Aim of the exercise —
With no line left out, restate the data word for word.

Provided entries —
------------------------------------

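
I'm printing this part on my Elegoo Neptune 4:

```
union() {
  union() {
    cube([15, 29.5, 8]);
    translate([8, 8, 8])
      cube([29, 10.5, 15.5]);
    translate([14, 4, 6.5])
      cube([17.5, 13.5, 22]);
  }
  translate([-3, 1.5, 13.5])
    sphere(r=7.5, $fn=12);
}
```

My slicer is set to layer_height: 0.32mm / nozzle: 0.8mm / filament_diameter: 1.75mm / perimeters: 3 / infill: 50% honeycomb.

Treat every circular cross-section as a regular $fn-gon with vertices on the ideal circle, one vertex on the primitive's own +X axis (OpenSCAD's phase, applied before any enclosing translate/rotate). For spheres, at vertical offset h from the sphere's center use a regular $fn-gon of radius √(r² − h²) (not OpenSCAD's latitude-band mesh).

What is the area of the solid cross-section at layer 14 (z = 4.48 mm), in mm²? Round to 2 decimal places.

442.50 mm²

At z = 4.48 mm: the 15×29.5 cube contributes its full rectangle (area 442.50 mm²); the cube at (8, 8) does not reach this height (z outside [8, 23.5]); the cube at (14, 4) does not reach this height (z outside [6.5, 28.5]); Taking the union: only the 15×29.5 cube is present, so the union is just that shape — area = 442.50 mm²; the sphere at (-3, 1.5) is not intersected at this z (|z−center|=9.020 > r=7.5); Merging all regions: only that combined region is present, so the union is just that shape — area = 442.50 mm². Overall, the cross-section is a single solid region. Net area = 442.50 mm².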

------------------------------------

Solution —
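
I'm printing this part on my Elegoo Neptune 4:

```
union() {
  union() {
    cube([15, 29.5, 8]);
    translate([8, 8, 8])
      cube([29, 10.5, 15.5]);
    translate([14, 4, 6.5])
      cube([17.5, 13.5, 22]);
  }
  translate([-3, 1.5, 13.5])
    sphere(r=7.5, $fn=12);
}
```

My slicer is set to layer_height: 0.32mm / nozzle: 0.8mm / filament_diameter: 1.75mm / perimeters: 3 / infill: 50% honeycomb.

Treat every circular cross-section as a regular $fn-gon with vertices on the ideal circle, one vertex on the primitive's own +X axis (OpenSCAD's phase, applied before any enclosing translate/rotate). For spheres, at vertical offset h from the sphere's center use a regular $fn-gon of radius √(r² − h²) (not OpenSCAD's latitude-band mesh).

What is the area of the solid cross-section at layer 14 (z = 4.48 mm), in mm²? Round to 2 decimal places.

442.50 mm²

At z = 4.48 mm: the 15×29.5 cube contributes its full rectangle (area 442.50 mm²); the cube at (8, 8) does not reach this height (z outside [8, 23.5]); the cube at (14, 4) does not reach this height (z outside [6.5, 28.5]); Taking the union: only the 15×29.5 cube is present, so the union is just that shape — area = 442.50 mm²; the sphere at (-3, 1.5) is not intersected at this z (|z−center|=9.020 > r=7.5); Merging all regions: only that combined region is present, so the union is just that shape — area = 442.50 mm². Overall, the cross-section is a single solid region. Net area = 442.50 mm².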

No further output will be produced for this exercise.